TASK PROMPT: Taking the listing below, restate word for word each line from the line with "A vineyard has" to the line with "A transit agency's", ends included, and stop there.

RECORDS TO PROCESS:
##########
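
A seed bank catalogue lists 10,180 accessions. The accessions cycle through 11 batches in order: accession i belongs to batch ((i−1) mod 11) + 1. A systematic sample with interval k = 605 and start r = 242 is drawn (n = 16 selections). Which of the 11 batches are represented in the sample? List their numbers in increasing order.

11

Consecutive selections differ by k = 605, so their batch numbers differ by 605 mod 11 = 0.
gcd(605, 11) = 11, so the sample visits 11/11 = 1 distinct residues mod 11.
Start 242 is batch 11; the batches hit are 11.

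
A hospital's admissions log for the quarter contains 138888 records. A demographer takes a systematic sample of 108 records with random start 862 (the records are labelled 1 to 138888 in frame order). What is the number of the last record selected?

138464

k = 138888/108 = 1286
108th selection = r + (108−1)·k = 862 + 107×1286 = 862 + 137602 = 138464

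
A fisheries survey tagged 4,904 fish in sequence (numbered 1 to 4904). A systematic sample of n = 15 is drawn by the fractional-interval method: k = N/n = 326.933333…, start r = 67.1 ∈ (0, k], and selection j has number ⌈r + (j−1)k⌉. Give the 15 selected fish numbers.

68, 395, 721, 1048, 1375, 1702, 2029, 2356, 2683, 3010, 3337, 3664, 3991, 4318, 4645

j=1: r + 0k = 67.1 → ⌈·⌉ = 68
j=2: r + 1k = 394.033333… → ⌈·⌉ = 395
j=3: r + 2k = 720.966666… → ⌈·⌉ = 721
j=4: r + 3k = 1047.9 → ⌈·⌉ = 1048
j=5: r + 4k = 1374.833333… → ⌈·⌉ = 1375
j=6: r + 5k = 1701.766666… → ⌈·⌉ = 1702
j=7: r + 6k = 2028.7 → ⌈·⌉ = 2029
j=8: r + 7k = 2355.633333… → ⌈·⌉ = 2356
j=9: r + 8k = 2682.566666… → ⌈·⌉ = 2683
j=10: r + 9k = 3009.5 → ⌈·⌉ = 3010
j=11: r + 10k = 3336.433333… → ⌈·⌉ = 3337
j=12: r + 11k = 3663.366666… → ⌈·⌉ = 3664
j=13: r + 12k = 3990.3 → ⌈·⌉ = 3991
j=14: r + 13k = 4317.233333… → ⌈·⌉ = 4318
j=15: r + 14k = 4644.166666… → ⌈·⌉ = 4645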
##########
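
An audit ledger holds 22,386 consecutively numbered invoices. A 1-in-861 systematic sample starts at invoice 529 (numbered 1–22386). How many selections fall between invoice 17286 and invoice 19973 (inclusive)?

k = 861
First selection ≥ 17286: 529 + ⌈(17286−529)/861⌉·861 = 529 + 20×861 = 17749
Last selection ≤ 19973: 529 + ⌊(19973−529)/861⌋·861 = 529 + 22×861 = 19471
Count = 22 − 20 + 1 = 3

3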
##########
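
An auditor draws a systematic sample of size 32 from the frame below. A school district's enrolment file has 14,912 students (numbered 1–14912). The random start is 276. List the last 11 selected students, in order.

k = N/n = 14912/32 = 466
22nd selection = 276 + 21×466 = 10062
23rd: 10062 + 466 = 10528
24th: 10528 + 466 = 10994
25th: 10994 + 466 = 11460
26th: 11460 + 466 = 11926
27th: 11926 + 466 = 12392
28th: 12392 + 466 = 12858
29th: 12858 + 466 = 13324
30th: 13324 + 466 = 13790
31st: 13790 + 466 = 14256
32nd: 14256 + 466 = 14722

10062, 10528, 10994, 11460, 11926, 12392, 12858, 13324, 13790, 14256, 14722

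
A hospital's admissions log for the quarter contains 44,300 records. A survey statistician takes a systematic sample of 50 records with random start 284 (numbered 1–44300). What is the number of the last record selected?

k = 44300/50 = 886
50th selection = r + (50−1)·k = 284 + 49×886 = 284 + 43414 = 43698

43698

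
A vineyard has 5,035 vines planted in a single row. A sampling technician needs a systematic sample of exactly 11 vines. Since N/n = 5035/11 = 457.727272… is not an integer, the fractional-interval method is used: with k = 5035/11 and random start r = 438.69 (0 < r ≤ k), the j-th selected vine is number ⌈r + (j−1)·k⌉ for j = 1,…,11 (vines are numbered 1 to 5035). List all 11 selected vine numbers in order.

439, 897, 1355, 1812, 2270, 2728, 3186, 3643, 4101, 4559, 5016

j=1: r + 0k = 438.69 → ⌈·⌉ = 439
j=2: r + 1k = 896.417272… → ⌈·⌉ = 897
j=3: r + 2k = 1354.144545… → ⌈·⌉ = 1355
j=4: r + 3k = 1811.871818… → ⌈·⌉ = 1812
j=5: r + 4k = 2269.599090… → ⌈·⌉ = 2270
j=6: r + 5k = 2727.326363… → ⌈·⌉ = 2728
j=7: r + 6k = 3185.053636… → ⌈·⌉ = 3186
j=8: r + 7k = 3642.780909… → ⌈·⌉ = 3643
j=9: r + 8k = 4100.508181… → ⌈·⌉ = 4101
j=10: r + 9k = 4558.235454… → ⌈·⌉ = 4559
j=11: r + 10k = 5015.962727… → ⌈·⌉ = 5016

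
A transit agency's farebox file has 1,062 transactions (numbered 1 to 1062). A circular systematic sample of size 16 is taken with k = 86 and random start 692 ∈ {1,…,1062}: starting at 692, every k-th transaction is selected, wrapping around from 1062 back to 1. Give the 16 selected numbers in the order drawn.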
##########
OUTPUT:
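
A vineyard has 5,035 vines planted in a single row. A sampling technician needs a systematic sample of exactly 11 vines. Since N/n = 5035/11 = 457.727272… is not an integer, the fractional-interval method is used: with k = 5035/11 and random start r = 438.69 (0 < r ≤ k), the j-th selected vine is number ⌈r + (j−1)·k⌉ for j = 1,…,11 (vines are numbered 1 to 5035). List all 11 selected vine numbers in order.

439, 897, 1355, 1812, 2270, 2728, 3186, 3643, 4101, 4559, 5016

j=1: r + 0k = 438.69 → ⌈·⌉ = 439
j=2: r + 1k = 896.417272… → ⌈·⌉ = 897
j=3: r + 2k = 1354.144545… → ⌈·⌉ = 1355
j=4: r + 3k = 1811.871818… → ⌈·⌉ = 1812
j=5: r + 4k = 2269.599090… → ⌈·⌉ = 2270
j=6: r + 5k = 2727.326363… → ⌈·⌉ = 2728
j=7: r + 6k = 3185.053636… → ⌈·⌉ = 3186
j=8: r + 7k = 3642.780909… → ⌈·⌉ = 3643
j=9: r + 8k = 4100.508181… → ⌈·⌉ = 4101
j=10: r + 9k = 4558.235454… → ⌈·⌉ = 4559
j=11: r + 10k = 5015.962727… → ⌈·⌉ = 5016

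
A transit agency's farebox file has 1,062 transactions (numbered 1 to 1062). A circular systematic sample of size 16 is taken with k = 86 and random start 692 ∈ {1,…,1062}: starting at 692, every k-th transaction is selected, wrapping around from 1062 back to 1. Give the 16 selected numbers in the order drawn.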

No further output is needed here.